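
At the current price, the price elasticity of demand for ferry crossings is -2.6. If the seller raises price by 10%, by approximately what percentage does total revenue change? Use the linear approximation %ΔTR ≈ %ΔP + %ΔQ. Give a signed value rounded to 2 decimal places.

-16.00%

%ΔQ ≈ Ed × %ΔP = (-2.6) × (+10%) = -26.0000%
%ΔTR ≈ %ΔP + %ΔQ = (+10%) + (-26.0000%) = -16.0000%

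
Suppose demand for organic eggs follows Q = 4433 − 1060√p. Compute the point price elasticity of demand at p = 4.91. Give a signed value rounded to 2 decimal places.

-0.56

dQ/dp = −1060/(2√p) = -239.186. At p = 4.91, Q = 2084.2.
Ed = (dQ/dp)·(p/Q) = (-239.186) × (4.91/2084.2) = -0.5634…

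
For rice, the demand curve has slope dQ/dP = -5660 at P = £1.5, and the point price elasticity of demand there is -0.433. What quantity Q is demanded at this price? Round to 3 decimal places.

19607.390

Ed = (dQ/dP)·(P/Q) ⇒ Q = (dQ/dP)·P/Ed = (-5660)·1.5/(-0.433) = 19607.39030…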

■ ■ ■ ■

### Aim of the task
Only the lines from the one with "Suppose demand for" to the end of the entries above belong in your answer. Retype them exactly.

### Your response
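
Suppose demand for organic eggs follows Q = 4433 − 1060√p. Compute the point price elasticity of demand at p = 4.91. Give a signed value rounded to 2 decimal places.

-0.56

dQ/dp = −1060/(2√p) = -239.186. At p = 4.91, Q = 2084.2.
Ed = (dQ/dp)·(p/Q) = (-239.186) × (4.91/2084.2) = -0.5634…

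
For rice, the demand curve has slope dQ/dP = -5660 at P = £1.5, and the point price elasticity of demand there is -0.433. What quantity Q is demanded at this price? Round to 3 decimal places.

19607.390

Ed = (dQ/dP)·(P/Q) ⇒ Q = (dQ/dP)·P/Ed = (-5660)·1.5/(-0.433) = 19607.39030…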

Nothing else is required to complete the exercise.